Data section:
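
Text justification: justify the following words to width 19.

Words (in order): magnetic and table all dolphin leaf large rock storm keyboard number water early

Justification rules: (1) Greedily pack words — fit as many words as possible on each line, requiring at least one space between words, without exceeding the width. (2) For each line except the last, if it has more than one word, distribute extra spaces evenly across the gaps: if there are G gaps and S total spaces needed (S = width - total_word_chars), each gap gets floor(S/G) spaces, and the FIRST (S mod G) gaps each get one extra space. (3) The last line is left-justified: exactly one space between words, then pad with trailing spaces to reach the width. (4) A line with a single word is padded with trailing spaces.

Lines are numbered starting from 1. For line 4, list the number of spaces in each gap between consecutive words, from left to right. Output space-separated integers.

Line 1: ['magnetic', 'and', 'table'] (min_width=18, slack=1)
Line 2: ['all', 'dolphin', 'leaf'] (min_width=16, slack=3)
Line 3: ['large', 'rock', 'storm'] (min_width=16, slack=3)
Line 4: ['keyboard', 'number'] (min_width=15, slack=4)
Line 5: ['water', 'early'] (min_width=11, slack=8)

Answer: 5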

Task to carry out: Going line by line, set down the data above exactly as given.

Answer:
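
Text justification: justify the following words to width 19.

Words (in order): magnetic and table all dolphin leaf large rock storm keyboard number water early

Justification rules: (1) Greedily pack words — fit as many words as possible on each line, requiring at least one space between words, without exceeding the width. (2) For each line except the last, if it has more than one word, distribute extra spaces evenly across the gaps: if there are G gaps and S total spaces needed (S = width - total_word_chars), each gap gets floor(S/G) spaces, and the FIRST (S mod G) gaps each get one extra space. (3) The last line is left-justified: exactly one space between words, then pad with trailing spaces to reach the width. (4) A line with a single word is padded with trailing spaces.

Lines are numbered starting from 1. For line 4, list the number of spaces in each gap between consecutive words, from left to right. Output space-separated integers.

Line 1: ['magnetic', 'and', 'table'] (min_width=18, slack=1)
Line 2: ['all', 'dolphin', 'leaf'] (min_width=16, slack=3)
Line 3: ['large', 'rock', 'storm'] (min_width=16, slack=3)
Line 4: ['keyboard', 'number'] (min_width=15, slack=4)
Line 5: ['water', 'early'] (min_width=11, slack=8)

Answer: 5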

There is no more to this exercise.